▶ **EXERCISE DETAILS**: Each line containing the string "code" should be copied out of the entries.

--- START ---

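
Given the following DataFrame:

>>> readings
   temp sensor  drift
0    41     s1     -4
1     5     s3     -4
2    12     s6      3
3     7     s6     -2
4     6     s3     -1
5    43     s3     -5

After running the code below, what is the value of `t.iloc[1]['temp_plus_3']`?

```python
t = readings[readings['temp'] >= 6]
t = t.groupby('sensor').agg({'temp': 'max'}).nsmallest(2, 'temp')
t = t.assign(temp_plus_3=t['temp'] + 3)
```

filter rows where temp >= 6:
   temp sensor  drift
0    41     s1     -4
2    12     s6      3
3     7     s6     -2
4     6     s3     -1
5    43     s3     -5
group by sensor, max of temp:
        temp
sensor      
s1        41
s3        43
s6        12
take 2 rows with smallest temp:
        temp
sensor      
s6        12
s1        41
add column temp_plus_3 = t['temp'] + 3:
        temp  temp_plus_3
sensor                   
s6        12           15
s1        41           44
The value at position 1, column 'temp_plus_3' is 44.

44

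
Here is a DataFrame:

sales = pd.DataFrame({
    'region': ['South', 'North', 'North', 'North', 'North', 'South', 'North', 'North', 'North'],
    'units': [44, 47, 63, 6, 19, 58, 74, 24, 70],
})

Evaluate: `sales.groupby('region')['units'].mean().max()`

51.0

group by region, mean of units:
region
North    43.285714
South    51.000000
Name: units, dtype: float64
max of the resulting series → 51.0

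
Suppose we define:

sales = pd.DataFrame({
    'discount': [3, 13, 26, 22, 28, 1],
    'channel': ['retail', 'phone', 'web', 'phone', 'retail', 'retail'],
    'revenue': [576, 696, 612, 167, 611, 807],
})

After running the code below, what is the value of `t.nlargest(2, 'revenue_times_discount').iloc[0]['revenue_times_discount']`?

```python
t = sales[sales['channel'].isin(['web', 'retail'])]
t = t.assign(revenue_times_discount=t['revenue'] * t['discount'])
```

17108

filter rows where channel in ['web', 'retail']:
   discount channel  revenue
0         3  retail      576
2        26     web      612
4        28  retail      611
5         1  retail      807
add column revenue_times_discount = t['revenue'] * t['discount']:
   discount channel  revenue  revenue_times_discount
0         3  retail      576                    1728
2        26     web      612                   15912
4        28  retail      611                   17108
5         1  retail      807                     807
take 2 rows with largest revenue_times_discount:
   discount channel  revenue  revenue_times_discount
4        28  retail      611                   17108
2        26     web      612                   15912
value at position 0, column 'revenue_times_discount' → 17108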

--- END ---

▶ **WRITTEN REPLY**:
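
After running the code below, what is the value of `t.iloc[1]['temp_plus_3']`?
After running the code below, what is the value of `t.nlargest(2, 'revenue_times_discount').iloc[0]['revenue_times_discount']`?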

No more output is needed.